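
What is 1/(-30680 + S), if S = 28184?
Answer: -1/2496 ≈ -0.00040064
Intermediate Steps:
1/(-30680 + S) = 1/(-30680 + 28184) = 1/(-2496) = -1/2496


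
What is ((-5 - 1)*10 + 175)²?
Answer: 13225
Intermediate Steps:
((-5 - 1)*10 + 175)² = (-6*10 + 175)² = (-60 + 175)² = 115² = 13225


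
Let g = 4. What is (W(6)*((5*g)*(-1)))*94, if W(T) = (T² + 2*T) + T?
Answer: -101520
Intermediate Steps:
W(T) = T² + 3*T
(W(6)*((5*g)*(-1)))*94 = ((6*(3 + 6))*((5*4)*(-1)))*94 = ((6*9)*(20*(-1)))*94 = (54*(-20))*94 = -1080*94 = -101520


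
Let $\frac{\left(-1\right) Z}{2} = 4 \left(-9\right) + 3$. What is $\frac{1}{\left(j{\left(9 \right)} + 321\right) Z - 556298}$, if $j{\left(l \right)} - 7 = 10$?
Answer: $- \frac{1}{533990} \approx -1.8727 \cdot 10^{-6}$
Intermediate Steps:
$j{\left(l \right)} = 17$ ($j{\left(l \right)} = 7 + 10 = 17$)
$Z = 66$ ($Z = - 2 \left(4 \left(-9\right) + 3\right) = - 2 \left(-36 + 3\right) = \left(-2\right) \left(-33\right) = 66$)
$\frac{1}{\left(j{\left(9 \right)} + 321\right) Z - 556298} = \frac{1}{\left(17 + 321\right) 66 - 556298} = \frac{1}{338 \cdot 66 - 556298} = \frac{1}{22308 - 556298} = \frac{1}{-533990} = - \frac{1}{533990}$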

──────────────────────────────

EXERCISE AIM
Take the material above and return all of it exactly.

OUTPUT OF THE EXERCISE
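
What is 1/(-30680 + S), if S = 28184?
Answer: -1/2496 ≈ -0.00040064
Intermediate Steps:
1/(-30680 + S) = 1/(-30680 + 28184) = 1/(-2496) = -1/2496


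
What is ((-5 - 1)*10 + 175)²?
Answer: 13225
Intermediate Steps:
((-5 - 1)*10 + 175)² = (-6*10 + 175)² = (-60 + 175)² = 115² = 13225


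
Let g = 4. What is (W(6)*((5*g)*(-1)))*94, if W(T) = (T² + 2*T) + T?
Answer: -101520
Intermediate Steps:
W(T) = T² + 3*T
(W(6)*((5*g)*(-1)))*94 = ((6*(3 + 6))*((5*4)*(-1)))*94 = ((6*9)*(20*(-1)))*94 = (54*(-20))*94 = -1080*94 = -101520


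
Let $\frac{\left(-1\right) Z}{2} = 4 \left(-9\right) + 3$. What is $\frac{1}{\left(j{\left(9 \right)} + 321\right) Z - 556298}$, if $j{\left(l \right)} - 7 = 10$?
Answer: $- \frac{1}{533990} \approx -1.8727 \cdot 10^{-6}$
Intermediate Steps:
$j{\left(l \right)} = 17$ ($j{\left(l \right)} = 7 + 10 = 17$)
$Z = 66$ ($Z = - 2 \left(4 \left(-9\right) + 3\right) = - 2 \left(-36 + 3\right) = \left(-2\right) \left(-33\right) = 66$)
$\frac{1}{\left(j{\left(9 \right)} + 321\right) Z - 556298} = \frac{1}{\left(17 + 321\right) 66 - 556298} = \frac{1}{338 \cdot 66 - 556298} = \frac{1}{22308 - 556298} = \frac{1}{-533990} = - \frac{1}{533990}$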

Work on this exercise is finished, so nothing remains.